Provided entries =>
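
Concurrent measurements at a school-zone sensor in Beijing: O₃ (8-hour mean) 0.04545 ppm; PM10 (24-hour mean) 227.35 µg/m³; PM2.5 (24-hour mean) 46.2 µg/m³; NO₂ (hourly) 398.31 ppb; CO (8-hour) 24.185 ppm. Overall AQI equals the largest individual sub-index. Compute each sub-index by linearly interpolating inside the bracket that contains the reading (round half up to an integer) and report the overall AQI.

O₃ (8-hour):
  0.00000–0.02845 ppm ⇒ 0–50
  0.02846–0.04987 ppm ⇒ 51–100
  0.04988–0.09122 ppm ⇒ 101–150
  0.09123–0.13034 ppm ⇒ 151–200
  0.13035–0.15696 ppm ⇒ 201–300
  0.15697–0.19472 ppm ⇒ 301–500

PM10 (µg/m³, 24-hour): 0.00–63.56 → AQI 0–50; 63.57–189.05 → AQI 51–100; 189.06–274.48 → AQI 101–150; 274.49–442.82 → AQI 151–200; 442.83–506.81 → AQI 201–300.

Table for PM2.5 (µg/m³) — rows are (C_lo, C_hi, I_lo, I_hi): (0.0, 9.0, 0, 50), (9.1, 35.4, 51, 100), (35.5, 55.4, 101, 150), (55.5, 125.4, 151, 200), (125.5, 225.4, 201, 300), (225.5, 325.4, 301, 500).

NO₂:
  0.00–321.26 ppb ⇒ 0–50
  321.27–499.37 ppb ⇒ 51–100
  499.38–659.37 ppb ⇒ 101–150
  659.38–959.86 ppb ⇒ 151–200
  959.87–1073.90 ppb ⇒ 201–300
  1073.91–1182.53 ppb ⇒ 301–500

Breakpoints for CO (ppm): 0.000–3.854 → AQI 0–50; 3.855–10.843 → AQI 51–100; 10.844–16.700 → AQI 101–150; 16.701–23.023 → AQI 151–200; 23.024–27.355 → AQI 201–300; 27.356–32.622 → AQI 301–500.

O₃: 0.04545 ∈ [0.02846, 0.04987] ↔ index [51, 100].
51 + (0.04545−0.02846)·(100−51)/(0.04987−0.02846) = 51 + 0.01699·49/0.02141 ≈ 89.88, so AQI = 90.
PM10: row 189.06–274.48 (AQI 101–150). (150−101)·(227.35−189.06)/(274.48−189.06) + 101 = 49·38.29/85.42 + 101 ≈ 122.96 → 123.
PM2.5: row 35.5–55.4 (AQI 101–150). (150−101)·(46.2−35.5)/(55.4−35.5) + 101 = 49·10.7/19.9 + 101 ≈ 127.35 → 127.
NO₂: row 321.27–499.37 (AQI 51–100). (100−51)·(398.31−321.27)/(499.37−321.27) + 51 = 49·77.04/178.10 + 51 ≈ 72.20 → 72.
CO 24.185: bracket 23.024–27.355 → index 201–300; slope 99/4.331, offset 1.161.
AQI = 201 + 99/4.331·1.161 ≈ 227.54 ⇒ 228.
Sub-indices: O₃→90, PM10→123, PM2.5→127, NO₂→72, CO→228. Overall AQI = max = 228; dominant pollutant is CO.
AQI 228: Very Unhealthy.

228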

Directions =>
Transcribe every line of the records, keeping each one exact.

Task output =>
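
Concurrent measurements at a school-zone sensor in Beijing: O₃ (8-hour mean) 0.04545 ppm; PM10 (24-hour mean) 227.35 µg/m³; PM2.5 (24-hour mean) 46.2 µg/m³; NO₂ (hourly) 398.31 ppb; CO (8-hour) 24.185 ppm. Overall AQI equals the largest individual sub-index. Compute each sub-index by linearly interpolating inside the bracket that contains the reading (round half up to an integer) and report the overall AQI.

O₃ (8-hour):
  0.00000–0.02845 ppm ⇒ 0–50
  0.02846–0.04987 ppm ⇒ 51–100
  0.04988–0.09122 ppm ⇒ 101–150
  0.09123–0.13034 ppm ⇒ 151–200
  0.13035–0.15696 ppm ⇒ 201–300
  0.15697–0.19472 ppm ⇒ 301–500

PM10 (µg/m³, 24-hour): 0.00–63.56 → AQI 0–50; 63.57–189.05 → AQI 51–100; 189.06–274.48 → AQI 101–150; 274.49–442.82 → AQI 151–200; 442.83–506.81 → AQI 201–300.

Table for PM2.5 (µg/m³) — rows are (C_lo, C_hi, I_lo, I_hi): (0.0, 9.0, 0, 50), (9.1, 35.4, 51, 100), (35.5, 55.4, 101, 150), (55.5, 125.4, 151, 200), (125.5, 225.4, 201, 300), (225.5, 325.4, 301, 500).

NO₂:
  0.00–321.26 ppb ⇒ 0–50
  321.27–499.37 ppb ⇒ 51–100
  499.38–659.37 ppb ⇒ 101–150
  659.38–959.86 ppb ⇒ 151–200
  959.87–1073.90 ppb ⇒ 201–300
  1073.91–1182.53 ppb ⇒ 301–500

Breakpoints for CO (ppm): 0.000–3.854 → AQI 0–50; 3.855–10.843 → AQI 51–100; 10.844–16.700 → AQI 101–150; 16.701–23.023 → AQI 151–200; 23.024–27.355 → AQI 201–300; 27.356–32.622 → AQI 301–500.

O₃: 0.04545 ∈ [0.02846, 0.04987] ↔ index [51, 100].
51 + (0.04545−0.02846)·(100−51)/(0.04987−0.02846) = 51 + 0.01699·49/0.02141 ≈ 89.88, so AQI = 90.
PM10: row 189.06–274.48 (AQI 101–150). (150−101)·(227.35−189.06)/(274.48−189.06) + 101 = 49·38.29/85.42 + 101 ≈ 122.96 → 123.
PM2.5: row 35.5–55.4 (AQI 101–150). (150−101)·(46.2−35.5)/(55.4−35.5) + 101 = 49·10.7/19.9 + 101 ≈ 127.35 → 127.
NO₂: row 321.27–499.37 (AQI 51–100). (100−51)·(398.31−321.27)/(499.37−321.27) + 51 = 49·77.04/178.10 + 51 ≈ 72.20 → 72.
CO 24.185: bracket 23.024–27.355 → index 201–300; slope 99/4.331, offset 1.161.
AQI = 201 + 99/4.331·1.161 ≈ 227.54 ⇒ 228.
Sub-indices: O₃→90, PM10→123, PM2.5→127, NO₂→72, CO→228. Overall AQI = max = 228; dominant pollutant is CO.
AQI 228: Very Unhealthy.

228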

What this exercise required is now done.